• **Action item**:
Repeat verbatim, and only, the lines of the data below, beginning at the line that contains "Mission planning note." and stopping after the line that contains "Observation A is at Moon age 25".

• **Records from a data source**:
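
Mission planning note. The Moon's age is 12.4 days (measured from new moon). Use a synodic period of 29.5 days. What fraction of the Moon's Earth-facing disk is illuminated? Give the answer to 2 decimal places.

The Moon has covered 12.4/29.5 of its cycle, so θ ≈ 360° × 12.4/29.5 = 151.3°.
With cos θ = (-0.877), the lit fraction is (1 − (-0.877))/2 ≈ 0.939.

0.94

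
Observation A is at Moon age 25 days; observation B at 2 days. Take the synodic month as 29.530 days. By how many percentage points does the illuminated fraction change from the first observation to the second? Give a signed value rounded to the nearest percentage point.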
--
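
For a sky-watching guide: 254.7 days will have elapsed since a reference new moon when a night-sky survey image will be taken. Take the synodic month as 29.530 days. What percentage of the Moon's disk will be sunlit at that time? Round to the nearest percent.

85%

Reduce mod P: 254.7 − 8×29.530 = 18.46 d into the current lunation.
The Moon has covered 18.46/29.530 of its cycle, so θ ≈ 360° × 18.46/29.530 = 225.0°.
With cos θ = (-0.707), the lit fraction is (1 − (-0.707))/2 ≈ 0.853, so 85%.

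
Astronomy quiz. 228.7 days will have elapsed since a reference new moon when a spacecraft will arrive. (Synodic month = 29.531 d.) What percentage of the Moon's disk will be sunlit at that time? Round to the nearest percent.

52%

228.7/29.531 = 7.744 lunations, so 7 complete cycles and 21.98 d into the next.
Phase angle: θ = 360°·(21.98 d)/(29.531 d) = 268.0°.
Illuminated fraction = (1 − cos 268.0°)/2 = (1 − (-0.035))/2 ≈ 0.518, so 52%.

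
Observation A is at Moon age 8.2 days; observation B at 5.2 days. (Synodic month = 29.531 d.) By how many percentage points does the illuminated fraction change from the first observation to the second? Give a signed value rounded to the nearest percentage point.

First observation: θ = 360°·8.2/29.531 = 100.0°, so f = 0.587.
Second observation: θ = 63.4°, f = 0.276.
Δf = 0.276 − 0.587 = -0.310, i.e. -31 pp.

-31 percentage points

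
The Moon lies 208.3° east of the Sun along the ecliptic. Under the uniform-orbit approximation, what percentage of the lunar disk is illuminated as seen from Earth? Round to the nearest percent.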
* * *
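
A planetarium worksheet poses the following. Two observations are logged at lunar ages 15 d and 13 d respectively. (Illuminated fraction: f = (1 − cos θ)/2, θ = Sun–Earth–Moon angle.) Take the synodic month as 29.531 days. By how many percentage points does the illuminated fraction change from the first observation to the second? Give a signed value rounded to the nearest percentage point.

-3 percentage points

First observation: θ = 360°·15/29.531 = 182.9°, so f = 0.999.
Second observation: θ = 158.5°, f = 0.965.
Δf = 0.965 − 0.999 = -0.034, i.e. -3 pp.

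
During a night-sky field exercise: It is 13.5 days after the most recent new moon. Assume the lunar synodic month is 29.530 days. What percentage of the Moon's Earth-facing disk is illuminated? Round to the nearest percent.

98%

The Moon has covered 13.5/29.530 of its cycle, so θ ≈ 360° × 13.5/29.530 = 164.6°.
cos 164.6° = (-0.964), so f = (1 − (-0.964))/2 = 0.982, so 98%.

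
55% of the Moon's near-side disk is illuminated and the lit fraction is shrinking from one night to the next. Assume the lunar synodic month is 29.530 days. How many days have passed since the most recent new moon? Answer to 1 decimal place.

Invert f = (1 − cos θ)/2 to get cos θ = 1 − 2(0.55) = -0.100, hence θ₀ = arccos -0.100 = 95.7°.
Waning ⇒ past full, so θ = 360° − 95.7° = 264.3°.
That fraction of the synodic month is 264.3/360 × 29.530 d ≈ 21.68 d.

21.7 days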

• **Answer box**:
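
Mission planning note. The Moon's age is 12.4 days (measured from new moon). Use a synodic period of 29.5 days. What fraction of the Moon's Earth-facing disk is illuminated? Give the answer to 2 decimal places.

The Moon has covered 12.4/29.5 of its cycle, so θ ≈ 360° × 12.4/29.5 = 151.3°.
With cos θ = (-0.877), the lit fraction is (1 − (-0.877))/2 ≈ 0.939.

0.94

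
Observation A is at Moon age 25 days; observation B at 2 days. Take the synodic month as 29.530 days. By how many percentage points does the illuminated fraction change from the first observation to the second? Give a signed value rounded to the nearest percentage point.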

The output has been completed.